Task description.
Up to and including the line that contains "Answer: $-87834258$", repeat each line of the data exactly, starting from the first.

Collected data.
* * * *

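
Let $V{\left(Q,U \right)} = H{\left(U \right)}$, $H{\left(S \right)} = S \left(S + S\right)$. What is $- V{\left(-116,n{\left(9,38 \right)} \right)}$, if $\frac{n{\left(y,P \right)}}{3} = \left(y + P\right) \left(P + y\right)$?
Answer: $-87834258$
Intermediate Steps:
$n{\left(y,P \right)} = 3 \left(P + y\right)^{2}$ ($n{\left(y,P \right)} = 3 \left(y + P\right) \left(P + y\right) = 3 \left(P + y\right) \left(P + y\right) = 3 \left(P + y\right)^{2}$)
$H{\left(S \right)} = 2 S^{2}$ ($H{\left(S \right)} = S 2 S = 2 S^{2}$)
$V{\left(Q,U \right)} = 2 U^{2}$
$- V{\left(-116,n{\left(9,38 \right)} \right)} = - 2 \left(3 \left(38 + 9\right)^{2}\right)^{2} = - 2 \left(3 \cdot 47^{2}\right)^{2} = - 2 \left(3 \cdot 2209\right)^{2} = - 2 \cdot 6627^{2} = - 2 \cdot 43917129 = \left(-1\right) 87834258 = -87834258$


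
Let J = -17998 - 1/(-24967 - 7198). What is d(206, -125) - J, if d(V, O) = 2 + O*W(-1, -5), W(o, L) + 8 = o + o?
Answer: 619176249/32165 ≈ 19250.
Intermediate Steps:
W(o, L) = -8 + 2*o (W(o, L) = -8 + (o + o) = -8 + 2*o)
d(V, O) = 2 - 10*O (d(V, O) = 2 + O*(-8 + 2*(-1)) = 2 + O*(-8 - 2) = 2 + O*(-10) = 2 - 10*O)
J = -578905669/32165 (J = -17998 - 1/(-32165) = -17998 - 1*(-1/32165) = -17998 + 1/32165 = -578905669/32165 ≈ -17998.)
d(206, -125) - J = (2 - 10*(-125)) - 1*(-578905669/32165) = (2 + 1250) + 578905669/32165 = 1252 + 578905669/32165 = 619176249/32165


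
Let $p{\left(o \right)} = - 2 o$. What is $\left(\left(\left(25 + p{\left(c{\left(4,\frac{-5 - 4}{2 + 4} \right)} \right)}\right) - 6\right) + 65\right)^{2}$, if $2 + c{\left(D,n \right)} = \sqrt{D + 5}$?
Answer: $6724$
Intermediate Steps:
$c{\left(D,n \right)} = -2 + \sqrt{5 + D}$ ($c{\left(D,n \right)} = -2 + \sqrt{D + 5} = -2 + \sqrt{5 + D}$)
$\left(\left(\left(25 + p{\left(c{\left(4,\frac{-5 - 4}{2 + 4} \right)} \right)}\right) - 6\right) + 65\right)^{2} = \left(\left(\left(25 - 2 \left(-2 + \sqrt{5 + 4}\right)\right) - 6\right) + 65\right)^{2} = \left(\left(\left(25 - 2 \left(-2 + \sqrt{9}\right)\right) - 6\right) + 65\right)^{2} = \left(\left(\left(25 - 2 \left(-2 + 3\right)\right) - 6\right) + 65\right)^{2} = \left(\left(\left(25 - 2\right) - 6\right) + 65\right)^{2} = \left(\left(23 - 6\right) + 65\right)^{2} = \left(17 + 65\right)^{2} = 82^{2} = 6724$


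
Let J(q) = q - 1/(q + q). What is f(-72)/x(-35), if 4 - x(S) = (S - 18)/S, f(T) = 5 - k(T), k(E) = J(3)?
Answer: 455/522 ≈ 0.87165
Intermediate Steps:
J(q) = q - 1/(2*q)
k(E) = 17/6 (k(E) = 3 - 1/2/3 = 3 - 1/2*1/3 = 3 - 1/6 = 17/6)
f(T) = 13/6 (f(T) = 5 - 1*17/6 = 5 - 17/6 = 13/6)
x(S) = 4 - (-18 + S)/S (x(S) = 4 - (S - 18)/S = 4 - (-18 + S)/S)
f(-72)/x(-35) = 13/(6*(3 + 18/(-35))) = 13/(6*(3 + 18*(-1/35))) = 13/(6*(3 - 18/35)) = 13/(6*(87/35)) = (13/6)*(35/87) = 455/522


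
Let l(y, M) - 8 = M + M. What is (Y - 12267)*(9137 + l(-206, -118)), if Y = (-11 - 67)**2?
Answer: -55084347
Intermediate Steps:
Y = 6084 (Y = (-78)**2 = 6084)
l(y, M) = 8 + 2*M (l(y, M) = 8 + (M + M) = 8 + 2*M)
(Y - 12267)*(9137 + l(-206, -118)) = (6084 - 12267)*(9137 + (8 + 2*(-118))) = -6183*(9137 + (8 - 236)) = -6183*(9137 - 228) = -6183*8909 = -55084347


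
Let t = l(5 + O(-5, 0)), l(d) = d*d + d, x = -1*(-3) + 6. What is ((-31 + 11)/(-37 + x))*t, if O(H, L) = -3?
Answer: 30/7 ≈ 4.2857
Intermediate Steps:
x = 9 (x = 3 + 6 = 9)
l(d) = d + d² (l(d) = d² + d = d + d²)
t = 6 (t = (5 - 3)*(1 + (5 - 3)) = 2*(1 + 2) = 2*3 = 6)
((-31 + 11)/(-37 + x))*t = ((-31 + 11)/(-37 + 9))*6 = -20/(-28)*6 = -20*(-1/28)*6 = (5/7)*6 = 30/7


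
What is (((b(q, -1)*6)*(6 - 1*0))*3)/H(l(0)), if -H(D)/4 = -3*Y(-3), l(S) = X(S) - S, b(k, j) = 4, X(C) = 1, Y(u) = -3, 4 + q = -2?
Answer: -12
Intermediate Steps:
q = -6 (q = -4 - 2 = -6)
l(S) = 1 - S
H(D) = -36 (H(D) = -(-12)*(-3) = -4*9 = -36)
(((b(q, -1)*6)*(6 - 1*0))*3)/H(l(0)) = (((4*6)*(6 - 1*0))*3)/(-36) = ((24*(6 + 0))*3)*(-1/36) = ((24*6)*3)*(-1/36) = (144*3)*(-1/36) = 432*(-1/36) = -12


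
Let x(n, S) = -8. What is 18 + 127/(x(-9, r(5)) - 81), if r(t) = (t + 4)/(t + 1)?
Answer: 1475/89 ≈ 16.573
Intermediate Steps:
r(t) = (4 + t)/(1 + t)
18 + 127/(x(-9, r(5)) - 81) = 18 + 127/(-8 - 81) = 18 + 127/(-89) = 18 + 127*(-1/89) = 18 - 127/89 = 1475/89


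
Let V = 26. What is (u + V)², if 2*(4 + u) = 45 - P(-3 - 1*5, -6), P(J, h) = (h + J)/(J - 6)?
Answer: 1936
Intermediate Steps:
P(J, h) = (J + h)/(-6 + J)
u = 18 (u = -4 + (45 - ((-3 - 1*5) - 6)/(-6 + (-3 - 1*5)))/2 = -4 + (45 - ((-3 - 5) - 6)/(-6 + (-3 - 5)))/2 = -4 + (45 - (-8 - 6)/(-6 - 8))/2 = -4 + (45 - (-14)/(-14))/2 = -4 + (45 - (-1)*(-14)/14)/2 = -4 + (45 - 1*1)/2 = -4 + (45 - 1)/2 = -4 + (½)*44 = -4 + 22 = 18)
(u + V)² = (18 + 26)² = 44² = 1936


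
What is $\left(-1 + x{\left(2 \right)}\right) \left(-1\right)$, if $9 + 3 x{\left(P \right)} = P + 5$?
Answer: $\frac{5}{3} \approx 1.6667$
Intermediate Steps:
$x{\left(P \right)} = - \frac{4}{3} + \frac{P}{3}$ ($x{\left(P \right)} = -3 + \frac{P + 5}{3} = -3 + \frac{5 + P}{3} = -3 + \left(\frac{5}{3} + \frac{P}{3}\right) = - \frac{4}{3} + \frac{P}{3}$)
$\left(-1 + x{\left(2 \right)}\right) \left(-1\right) = \left(-1 + \left(- \frac{4}{3} + \frac{1}{3} \cdot 2\right)\right) \left(-1\right) = \left(-1 + \left(- \frac{4}{3} + \frac{2}{3}\right)\right) \left(-1\right) = \left(-1 - \frac{2}{3}\right) \left(-1\right) = \left(- \frac{5}{3}\right) \left(-1\right) = \frac{5}{3}$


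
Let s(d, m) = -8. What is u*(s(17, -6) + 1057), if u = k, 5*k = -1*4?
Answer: -4196/5 ≈ -839.20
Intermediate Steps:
k = -⅘ (k = (-1*4)/5 = (⅕)*(-4) = -⅘ ≈ -0.80000)
u = -⅘ ≈ -0.80000
u*(s(17, -6) + 1057) = -4*(-8 + 1057)/5 = -⅘*1049 = -4196/5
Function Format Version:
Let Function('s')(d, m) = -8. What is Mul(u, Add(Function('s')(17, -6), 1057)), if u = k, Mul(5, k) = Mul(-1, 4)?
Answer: Rational(-4196, 5) ≈ -839.20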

* * * *

Response to this exercise.
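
Let $V{\left(Q,U \right)} = H{\left(U \right)}$, $H{\left(S \right)} = S \left(S + S\right)$. What is $- V{\left(-116,n{\left(9,38 \right)} \right)}$, if $\frac{n{\left(y,P \right)}}{3} = \left(y + P\right) \left(P + y\right)$?
Answer: $-87834258$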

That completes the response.